▸ What is required: Please report every line in the entries that contains the string "Starting".

▸ Information provided:
• • •
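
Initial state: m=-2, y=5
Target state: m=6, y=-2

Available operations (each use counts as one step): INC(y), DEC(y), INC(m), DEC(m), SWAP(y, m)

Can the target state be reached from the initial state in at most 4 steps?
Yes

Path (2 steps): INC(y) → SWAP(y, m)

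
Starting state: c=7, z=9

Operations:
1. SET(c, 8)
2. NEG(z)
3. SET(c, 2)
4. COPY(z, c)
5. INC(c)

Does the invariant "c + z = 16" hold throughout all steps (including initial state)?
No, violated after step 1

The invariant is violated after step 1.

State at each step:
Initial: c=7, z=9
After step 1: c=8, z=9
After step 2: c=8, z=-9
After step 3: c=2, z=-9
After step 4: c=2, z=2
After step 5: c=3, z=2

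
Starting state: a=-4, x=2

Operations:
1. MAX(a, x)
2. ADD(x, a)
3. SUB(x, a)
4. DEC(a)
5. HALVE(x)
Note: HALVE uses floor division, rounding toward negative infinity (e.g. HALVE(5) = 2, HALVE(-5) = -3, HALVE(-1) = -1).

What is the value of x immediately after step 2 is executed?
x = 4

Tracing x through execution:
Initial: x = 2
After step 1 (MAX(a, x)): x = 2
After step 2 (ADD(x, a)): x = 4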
• • •
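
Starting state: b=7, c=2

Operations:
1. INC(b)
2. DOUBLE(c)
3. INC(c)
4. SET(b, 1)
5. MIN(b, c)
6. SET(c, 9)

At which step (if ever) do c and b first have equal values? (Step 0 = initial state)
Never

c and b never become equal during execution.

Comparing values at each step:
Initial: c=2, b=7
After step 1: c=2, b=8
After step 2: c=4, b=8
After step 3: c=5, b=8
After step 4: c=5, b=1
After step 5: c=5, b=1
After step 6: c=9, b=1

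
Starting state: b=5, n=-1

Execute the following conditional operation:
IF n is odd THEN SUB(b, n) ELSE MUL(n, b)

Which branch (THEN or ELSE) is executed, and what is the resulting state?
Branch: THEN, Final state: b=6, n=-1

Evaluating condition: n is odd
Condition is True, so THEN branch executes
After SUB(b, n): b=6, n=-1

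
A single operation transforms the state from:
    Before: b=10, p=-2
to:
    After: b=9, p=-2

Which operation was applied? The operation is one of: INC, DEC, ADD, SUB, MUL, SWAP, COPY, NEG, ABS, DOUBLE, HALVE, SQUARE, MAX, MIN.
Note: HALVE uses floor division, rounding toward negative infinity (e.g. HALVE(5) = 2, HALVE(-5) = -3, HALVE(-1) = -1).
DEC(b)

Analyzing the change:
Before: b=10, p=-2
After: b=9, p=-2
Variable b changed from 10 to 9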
• • •
▸ Written solution:
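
Starting state: c=7, z=9
Starting state: a=-4, x=2
Starting state: b=7, c=2
Starting state: b=5, n=-1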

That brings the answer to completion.